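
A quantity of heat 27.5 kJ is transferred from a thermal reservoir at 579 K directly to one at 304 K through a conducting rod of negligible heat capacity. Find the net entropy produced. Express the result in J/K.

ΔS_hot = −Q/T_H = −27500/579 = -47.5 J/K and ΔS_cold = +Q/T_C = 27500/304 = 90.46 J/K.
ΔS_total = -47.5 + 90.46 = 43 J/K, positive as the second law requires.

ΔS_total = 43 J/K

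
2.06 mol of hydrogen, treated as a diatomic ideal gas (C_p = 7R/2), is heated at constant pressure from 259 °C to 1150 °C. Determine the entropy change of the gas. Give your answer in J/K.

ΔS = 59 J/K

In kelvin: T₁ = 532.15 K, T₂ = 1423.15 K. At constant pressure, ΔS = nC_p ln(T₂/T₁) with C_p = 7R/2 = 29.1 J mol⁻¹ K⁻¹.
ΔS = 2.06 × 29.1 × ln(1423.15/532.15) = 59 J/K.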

--

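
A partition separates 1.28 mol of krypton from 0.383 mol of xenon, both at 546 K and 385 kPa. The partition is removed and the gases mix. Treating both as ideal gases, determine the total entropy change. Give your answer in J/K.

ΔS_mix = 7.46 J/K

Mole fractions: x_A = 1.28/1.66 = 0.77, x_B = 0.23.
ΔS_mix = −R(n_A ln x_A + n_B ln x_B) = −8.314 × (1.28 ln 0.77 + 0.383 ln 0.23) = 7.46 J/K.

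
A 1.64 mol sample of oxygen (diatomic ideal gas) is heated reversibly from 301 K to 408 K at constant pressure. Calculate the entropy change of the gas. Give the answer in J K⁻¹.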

▶ _TASK ITEM_: Repeat exactly the lines above from the one with "A partition separates" up to and including the one with "A 1.64 mol sample". No other line belongs in the reply.

▶ _SOLUTION FOR THIS TASK_:
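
A partition separates 1.28 mol of krypton from 0.383 mol of xenon, both at 546 K and 385 kPa. The partition is removed and the gases mix. Treating both as ideal gases, determine the total entropy change. Give your answer in J/K.

ΔS_mix = 7.46 J/K

Mole fractions: x_A = 1.28/1.66 = 0.77, x_B = 0.23.
ΔS_mix = −R(n_A ln x_A + n_B ln x_B) = −8.314 × (1.28 ln 0.77 + 0.383 ln 0.23) = 7.46 J/K.

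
A 1.64 mol sample of oxygen (diatomic ideal gas) is heated reversibly from 301 K to 408 K at constant pressure. Calculate the entropy change of the gas. Give the answer in J K⁻¹.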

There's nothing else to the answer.